• TASK INSTRUCTIONS:
Each line of the material that mentions the word "What" is to be copied.

• DATA TO USE:
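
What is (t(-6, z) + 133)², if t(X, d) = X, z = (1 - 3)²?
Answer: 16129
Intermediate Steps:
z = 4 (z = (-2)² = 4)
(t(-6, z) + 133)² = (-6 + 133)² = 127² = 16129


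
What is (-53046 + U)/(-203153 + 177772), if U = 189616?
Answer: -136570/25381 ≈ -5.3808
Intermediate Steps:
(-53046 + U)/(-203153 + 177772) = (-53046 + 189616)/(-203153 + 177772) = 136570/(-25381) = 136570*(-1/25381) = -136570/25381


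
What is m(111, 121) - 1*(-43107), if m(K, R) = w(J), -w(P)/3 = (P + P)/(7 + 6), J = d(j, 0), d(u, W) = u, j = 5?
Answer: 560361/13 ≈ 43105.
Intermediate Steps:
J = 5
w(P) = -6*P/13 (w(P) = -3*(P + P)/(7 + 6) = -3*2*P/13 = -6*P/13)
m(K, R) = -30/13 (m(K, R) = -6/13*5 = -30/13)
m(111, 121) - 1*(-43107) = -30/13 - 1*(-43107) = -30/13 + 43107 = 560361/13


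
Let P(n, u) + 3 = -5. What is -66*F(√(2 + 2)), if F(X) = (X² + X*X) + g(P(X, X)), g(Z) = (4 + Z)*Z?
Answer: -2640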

---

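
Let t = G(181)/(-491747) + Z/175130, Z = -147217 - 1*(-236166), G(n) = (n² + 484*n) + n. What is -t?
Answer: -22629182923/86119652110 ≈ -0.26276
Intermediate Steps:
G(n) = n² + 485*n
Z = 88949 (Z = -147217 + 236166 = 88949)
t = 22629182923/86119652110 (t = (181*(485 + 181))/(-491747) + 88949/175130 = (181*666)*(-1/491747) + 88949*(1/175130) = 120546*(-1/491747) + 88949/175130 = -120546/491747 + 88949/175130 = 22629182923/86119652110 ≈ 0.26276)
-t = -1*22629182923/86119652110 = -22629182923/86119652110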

---

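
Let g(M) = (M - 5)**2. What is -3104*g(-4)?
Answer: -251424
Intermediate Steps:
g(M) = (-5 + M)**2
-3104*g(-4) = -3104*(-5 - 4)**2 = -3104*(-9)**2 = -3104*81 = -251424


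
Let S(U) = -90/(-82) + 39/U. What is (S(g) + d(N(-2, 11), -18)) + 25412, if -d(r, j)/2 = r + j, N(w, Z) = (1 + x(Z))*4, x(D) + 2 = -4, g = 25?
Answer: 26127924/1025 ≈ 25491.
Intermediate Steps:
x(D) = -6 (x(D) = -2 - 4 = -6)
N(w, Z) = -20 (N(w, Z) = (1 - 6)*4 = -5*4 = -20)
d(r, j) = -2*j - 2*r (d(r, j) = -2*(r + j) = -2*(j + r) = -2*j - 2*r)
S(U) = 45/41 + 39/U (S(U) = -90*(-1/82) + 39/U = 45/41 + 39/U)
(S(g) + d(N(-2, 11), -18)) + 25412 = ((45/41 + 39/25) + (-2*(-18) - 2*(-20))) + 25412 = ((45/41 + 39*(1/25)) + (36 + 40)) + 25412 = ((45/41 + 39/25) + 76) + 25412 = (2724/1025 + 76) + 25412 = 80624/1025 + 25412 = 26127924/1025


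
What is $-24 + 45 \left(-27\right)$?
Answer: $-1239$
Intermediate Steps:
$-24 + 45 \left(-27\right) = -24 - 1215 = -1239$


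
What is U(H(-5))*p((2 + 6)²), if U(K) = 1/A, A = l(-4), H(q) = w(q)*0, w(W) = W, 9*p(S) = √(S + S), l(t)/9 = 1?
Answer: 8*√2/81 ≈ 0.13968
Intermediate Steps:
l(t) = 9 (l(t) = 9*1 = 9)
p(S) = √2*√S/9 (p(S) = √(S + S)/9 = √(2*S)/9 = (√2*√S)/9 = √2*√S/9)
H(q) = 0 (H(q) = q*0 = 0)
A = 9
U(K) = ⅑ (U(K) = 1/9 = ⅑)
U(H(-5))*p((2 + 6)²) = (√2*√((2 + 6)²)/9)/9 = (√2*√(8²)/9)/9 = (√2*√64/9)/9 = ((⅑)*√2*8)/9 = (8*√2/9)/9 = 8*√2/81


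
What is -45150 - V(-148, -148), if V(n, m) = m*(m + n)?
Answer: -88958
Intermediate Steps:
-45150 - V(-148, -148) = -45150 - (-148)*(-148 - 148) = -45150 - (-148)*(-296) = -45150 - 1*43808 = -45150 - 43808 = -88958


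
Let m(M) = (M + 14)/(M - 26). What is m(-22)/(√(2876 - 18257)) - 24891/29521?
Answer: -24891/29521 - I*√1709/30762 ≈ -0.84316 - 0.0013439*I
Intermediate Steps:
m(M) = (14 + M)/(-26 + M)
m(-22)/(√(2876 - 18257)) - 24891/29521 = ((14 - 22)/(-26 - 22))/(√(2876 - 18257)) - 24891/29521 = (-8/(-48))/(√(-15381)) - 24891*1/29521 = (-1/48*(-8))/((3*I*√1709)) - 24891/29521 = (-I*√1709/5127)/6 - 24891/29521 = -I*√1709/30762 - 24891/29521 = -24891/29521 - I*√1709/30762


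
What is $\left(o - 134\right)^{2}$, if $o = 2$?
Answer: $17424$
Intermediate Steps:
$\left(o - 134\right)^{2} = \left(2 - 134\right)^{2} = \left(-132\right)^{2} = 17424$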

• RESPONSE AREA:
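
What is (t(-6, z) + 133)², if t(X, d) = X, z = (1 - 3)²?
What is (-53046 + U)/(-203153 + 177772), if U = 189616?
What is m(111, 121) - 1*(-43107), if m(K, R) = w(J), -w(P)/3 = (P + P)/(7 + 6), J = d(j, 0), d(u, W) = u, j = 5?
Let P(n, u) + 3 = -5. What is -66*F(√(2 + 2)), if F(X) = (X² + X*X) + g(P(X, X)), g(Z) = (4 + Z)*Z?
Let t = G(181)/(-491747) + Z/175130, Z = -147217 - 1*(-236166), G(n) = (n² + 484*n) + n. What is -t?
Let g(M) = (M - 5)**2. What is -3104*g(-4)?
Let S(U) = -90/(-82) + 39/U. What is (S(g) + d(N(-2, 11), -18)) + 25412, if -d(r, j)/2 = r + j, N(w, Z) = (1 + x(Z))*4, x(D) + 2 = -4, g = 25?
What is $-24 + 45 \left(-27\right)$?
What is U(H(-5))*p((2 + 6)²), if U(K) = 1/A, A = l(-4), H(q) = w(q)*0, w(W) = W, 9*p(S) = √(S + S), l(t)/9 = 1?
What is -45150 - V(-148, -148), if V(n, m) = m*(m + n)?
Let m(M) = (M + 14)/(M - 26). What is m(-22)/(√(2876 - 18257)) - 24891/29521?
What is $\left(o - 134\right)^{2}$, if $o = 2$?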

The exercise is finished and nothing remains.